Required action
Give the lines below again exactly, starting with the line that holds "15 members: Proposal" and going on through the line that holds "Which candidate is".

Input
==========
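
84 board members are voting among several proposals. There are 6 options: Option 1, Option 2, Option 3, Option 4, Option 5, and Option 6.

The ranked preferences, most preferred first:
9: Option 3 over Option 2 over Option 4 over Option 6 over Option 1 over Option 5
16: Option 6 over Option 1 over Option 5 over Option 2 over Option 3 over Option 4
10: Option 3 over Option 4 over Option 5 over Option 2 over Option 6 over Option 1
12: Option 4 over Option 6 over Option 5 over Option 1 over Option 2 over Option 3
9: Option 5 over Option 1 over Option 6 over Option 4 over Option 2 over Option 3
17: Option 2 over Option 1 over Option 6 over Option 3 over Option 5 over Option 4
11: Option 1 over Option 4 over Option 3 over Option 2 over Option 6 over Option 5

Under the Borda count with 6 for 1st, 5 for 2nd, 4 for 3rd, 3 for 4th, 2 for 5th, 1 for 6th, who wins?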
==========
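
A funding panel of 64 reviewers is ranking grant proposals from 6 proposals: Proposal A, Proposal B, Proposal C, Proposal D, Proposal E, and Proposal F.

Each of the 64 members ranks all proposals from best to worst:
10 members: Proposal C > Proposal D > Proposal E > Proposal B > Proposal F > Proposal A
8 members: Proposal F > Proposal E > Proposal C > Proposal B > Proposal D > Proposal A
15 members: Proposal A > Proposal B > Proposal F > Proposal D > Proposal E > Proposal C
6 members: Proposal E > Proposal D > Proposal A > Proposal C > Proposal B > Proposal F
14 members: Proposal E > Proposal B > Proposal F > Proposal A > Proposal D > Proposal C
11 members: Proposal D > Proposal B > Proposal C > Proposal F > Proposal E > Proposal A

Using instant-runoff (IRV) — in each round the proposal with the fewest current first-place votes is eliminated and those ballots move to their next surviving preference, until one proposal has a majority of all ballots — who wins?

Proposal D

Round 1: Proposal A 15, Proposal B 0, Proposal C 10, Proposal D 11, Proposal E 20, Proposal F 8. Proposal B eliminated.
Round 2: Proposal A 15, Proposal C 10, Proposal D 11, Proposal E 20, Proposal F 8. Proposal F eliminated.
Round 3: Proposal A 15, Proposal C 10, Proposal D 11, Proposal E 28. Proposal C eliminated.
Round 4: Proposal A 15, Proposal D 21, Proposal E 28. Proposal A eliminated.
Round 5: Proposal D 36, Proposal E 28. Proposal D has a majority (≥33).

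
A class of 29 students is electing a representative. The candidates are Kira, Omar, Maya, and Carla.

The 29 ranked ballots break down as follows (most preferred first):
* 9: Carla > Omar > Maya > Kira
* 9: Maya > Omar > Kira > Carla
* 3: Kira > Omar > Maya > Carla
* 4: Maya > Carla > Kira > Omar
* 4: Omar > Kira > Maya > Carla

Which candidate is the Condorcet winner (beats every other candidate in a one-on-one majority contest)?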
==========
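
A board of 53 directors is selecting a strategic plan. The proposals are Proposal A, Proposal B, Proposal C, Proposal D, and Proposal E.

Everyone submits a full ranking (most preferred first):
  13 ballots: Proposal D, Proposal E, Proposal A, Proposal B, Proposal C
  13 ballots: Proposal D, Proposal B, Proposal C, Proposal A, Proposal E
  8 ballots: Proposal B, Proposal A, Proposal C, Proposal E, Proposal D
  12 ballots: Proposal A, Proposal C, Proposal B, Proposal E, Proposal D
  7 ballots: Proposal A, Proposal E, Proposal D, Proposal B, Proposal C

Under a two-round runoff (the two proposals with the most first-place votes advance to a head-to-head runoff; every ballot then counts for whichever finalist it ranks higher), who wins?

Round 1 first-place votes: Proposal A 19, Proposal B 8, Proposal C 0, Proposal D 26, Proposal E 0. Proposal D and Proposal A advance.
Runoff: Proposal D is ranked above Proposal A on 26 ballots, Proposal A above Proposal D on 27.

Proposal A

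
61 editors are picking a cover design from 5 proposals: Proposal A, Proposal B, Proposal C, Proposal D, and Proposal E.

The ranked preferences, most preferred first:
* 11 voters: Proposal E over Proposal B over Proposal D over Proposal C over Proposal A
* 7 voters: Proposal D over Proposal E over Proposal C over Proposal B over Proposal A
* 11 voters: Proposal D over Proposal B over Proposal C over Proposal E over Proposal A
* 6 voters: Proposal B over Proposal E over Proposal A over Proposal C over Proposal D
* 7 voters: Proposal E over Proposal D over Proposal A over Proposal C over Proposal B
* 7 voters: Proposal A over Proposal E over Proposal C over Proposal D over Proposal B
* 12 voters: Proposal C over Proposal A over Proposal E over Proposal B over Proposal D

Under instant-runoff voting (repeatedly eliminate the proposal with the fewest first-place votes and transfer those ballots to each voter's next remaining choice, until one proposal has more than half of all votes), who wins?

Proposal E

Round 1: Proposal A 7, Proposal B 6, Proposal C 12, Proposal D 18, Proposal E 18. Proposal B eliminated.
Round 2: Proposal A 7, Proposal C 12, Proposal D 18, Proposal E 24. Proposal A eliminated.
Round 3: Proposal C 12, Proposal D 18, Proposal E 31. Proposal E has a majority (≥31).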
==========
Result of the exercise
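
15 members: Proposal A > Proposal B > Proposal F > Proposal D > Proposal E > Proposal C
6 members: Proposal E > Proposal D > Proposal A > Proposal C > Proposal B > Proposal F
14 members: Proposal E > Proposal B > Proposal F > Proposal A > Proposal D > Proposal C
11 members: Proposal D > Proposal B > Proposal C > Proposal F > Proposal E > Proposal A

Using instant-runoff (IRV) — in each round the proposal with the fewest current first-place votes is eliminated and those ballots move to their next surviving preference, until one proposal has a majority of all ballots — who wins?

Proposal D

Round 1: Proposal A 15, Proposal B 0, Proposal C 10, Proposal D 11, Proposal E 20, Proposal F 8. Proposal B eliminated.
Round 2: Proposal A 15, Proposal C 10, Proposal D 11, Proposal E 20, Proposal F 8. Proposal F eliminated.
Round 3: Proposal A 15, Proposal C 10, Proposal D 11, Proposal E 28. Proposal C eliminated.
Round 4: Proposal A 15, Proposal D 21, Proposal E 28. Proposal A eliminated.
Round 5: Proposal D 36, Proposal E 28. Proposal D has a majority (≥33).

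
A class of 29 students is electing a representative. The candidates are Kira, Omar, Maya, and Carla.

The 29 ranked ballots break down as follows (most preferred first):
* 9: Carla > Omar > Maya > Kira
* 9: Maya > Omar > Kira > Carla
* 3: Kira > Omar > Maya > Carla
* 4: Maya > Carla > Kira > Omar
* 4: Omar > Kira > Maya > Carla

Which candidate is the Condorcet winner (beats every other candidate in a one-on-one majority contest)?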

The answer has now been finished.